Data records
____

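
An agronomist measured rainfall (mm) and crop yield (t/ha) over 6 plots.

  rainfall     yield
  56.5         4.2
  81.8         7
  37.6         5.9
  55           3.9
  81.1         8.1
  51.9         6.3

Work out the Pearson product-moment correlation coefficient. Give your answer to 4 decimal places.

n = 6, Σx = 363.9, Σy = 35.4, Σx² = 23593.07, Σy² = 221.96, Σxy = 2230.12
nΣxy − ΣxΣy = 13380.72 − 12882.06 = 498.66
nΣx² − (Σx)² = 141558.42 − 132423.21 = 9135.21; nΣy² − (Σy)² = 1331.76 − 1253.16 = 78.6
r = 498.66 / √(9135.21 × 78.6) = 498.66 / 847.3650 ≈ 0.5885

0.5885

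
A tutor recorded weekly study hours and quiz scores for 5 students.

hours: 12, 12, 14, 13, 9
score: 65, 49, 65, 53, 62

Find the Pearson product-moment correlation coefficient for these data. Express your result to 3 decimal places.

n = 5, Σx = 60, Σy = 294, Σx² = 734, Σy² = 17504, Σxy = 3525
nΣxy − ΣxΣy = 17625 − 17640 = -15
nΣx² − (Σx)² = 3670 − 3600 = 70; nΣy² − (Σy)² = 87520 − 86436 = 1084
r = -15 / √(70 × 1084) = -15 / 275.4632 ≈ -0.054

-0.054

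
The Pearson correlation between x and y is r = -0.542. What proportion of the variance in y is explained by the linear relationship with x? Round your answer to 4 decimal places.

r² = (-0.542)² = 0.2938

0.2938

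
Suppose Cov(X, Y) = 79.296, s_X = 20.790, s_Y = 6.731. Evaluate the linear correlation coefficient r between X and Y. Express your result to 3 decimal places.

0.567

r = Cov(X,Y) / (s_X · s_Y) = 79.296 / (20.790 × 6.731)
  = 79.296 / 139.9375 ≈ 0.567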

____

Assignment: All the lines above should come back exactly as written.

Task output:
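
An agronomist measured rainfall (mm) and crop yield (t/ha) over 6 plots.

  rainfall     yield
  56.5         4.2
  81.8         7
  37.6         5.9
  55           3.9
  81.1         8.1
  51.9         6.3

Work out the Pearson product-moment correlation coefficient. Give your answer to 4 decimal places.

n = 6, Σx = 363.9, Σy = 35.4, Σx² = 23593.07, Σy² = 221.96, Σxy = 2230.12
nΣxy − ΣxΣy = 13380.72 − 12882.06 = 498.66
nΣx² − (Σx)² = 141558.42 − 132423.21 = 9135.21; nΣy² − (Σy)² = 1331.76 − 1253.16 = 78.6
r = 498.66 / √(9135.21 × 78.6) = 498.66 / 847.3650 ≈ 0.5885

0.5885

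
A tutor recorded weekly study hours and quiz scores for 5 students.

hours: 12, 12, 14, 13, 9
score: 65, 49, 65, 53, 62

Find the Pearson product-moment correlation coefficient for these data. Express your result to 3 decimal places.

n = 5, Σx = 60, Σy = 294, Σx² = 734, Σy² = 17504, Σxy = 3525
nΣxy − ΣxΣy = 17625 − 17640 = -15
nΣx² − (Σx)² = 3670 − 3600 = 70; nΣy² − (Σy)² = 87520 − 86436 = 1084
r = -15 / √(70 × 1084) = -15 / 275.4632 ≈ -0.054

-0.054

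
The Pearson correlation between x and y is r = -0.542. What proportion of the variance in y is explained by the linear relationship with x? Round your answer to 4 decimal places.

r² = (-0.542)² = 0.2938

0.2938

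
Suppose Cov(X, Y) = 79.296, s_X = 20.790, s_Y = 6.731. Evaluate the linear correlation coefficient r between X and Y. Express your result to 3 decimal places.

0.567

r = Cov(X,Y) / (s_X · s_Y) = 79.296 / (20.790 × 6.731)
  = 79.296 / 139.9375 ≈ 0.567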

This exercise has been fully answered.